Every line of the material should be output exactly as written.
__________
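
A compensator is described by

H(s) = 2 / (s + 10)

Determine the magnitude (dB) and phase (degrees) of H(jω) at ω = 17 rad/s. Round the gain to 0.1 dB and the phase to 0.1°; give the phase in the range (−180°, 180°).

-19.9 dB, -59.5°

At s = jω = j17:
pole (s+10): 10 + j17 → |·| = √(10²+17²) = √389 ≈ 19.723, ∠ = arctan(17/10) ≈ 59.53°
|H| = 2 / 19.723 ≈ 0.1014
Gain = 20 log₁₀(0.1014) ≈ -19.88 dB
∠H = 0.00° − 59.53° = -59.53°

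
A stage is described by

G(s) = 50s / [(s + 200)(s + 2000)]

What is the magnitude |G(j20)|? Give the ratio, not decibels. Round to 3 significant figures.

At s = jω = j20:
zero at origin: s = j20 → |·| = 20, ∠ = 90.00°
pole (s+200): 200 + j20 → |·| = √(200²+20²) = √40400 ≈ 201, ∠ = arctan(20/200) ≈ 5.71°
pole (s+2000): 2000 + j20 → |·| = √(2000²+20²) = √4000400 ≈ 2000.1, ∠ = arctan(20/2000) ≈ 0.57°
|G| = 50 · 20 / 4.0202e+05 ≈ 0.0024874

0.00249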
__________
EXPECTED OUTPUT:
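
A compensator is described by

H(s) = 2 / (s + 10)

Determine the magnitude (dB) and phase (degrees) of H(jω) at ω = 17 rad/s. Round the gain to 0.1 dB and the phase to 0.1°; give the phase in the range (−180°, 180°).

-19.9 dB, -59.5°

At s = jω = j17:
pole (s+10): 10 + j17 → |·| = √(10²+17²) = √389 ≈ 19.723, ∠ = arctan(17/10) ≈ 59.53°
|H| = 2 / 19.723 ≈ 0.1014
Gain = 20 log₁₀(0.1014) ≈ -19.88 dB
∠H = 0.00° − 59.53° = -59.53°

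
A stage is described by

G(s) = 50s / [(s + 200)(s + 2000)]

What is the magnitude |G(j20)|? Give the ratio, not decibels. Round to 3 significant figures.

At s = jω = j20:
zero at origin: s = j20 → |·| = 20, ∠ = 90.00°
pole (s+200): 200 + j20 → |·| = √(200²+20²) = √40400 ≈ 201, ∠ = arctan(20/200) ≈ 5.71°
pole (s+2000): 2000 + j20 → |·| = √(2000²+20²) = √4000400 ≈ 2000.1, ∠ = arctan(20/2000) ≈ 0.57°
|G| = 50 · 20 / 4.0202e+05 ≈ 0.0024874

0.00249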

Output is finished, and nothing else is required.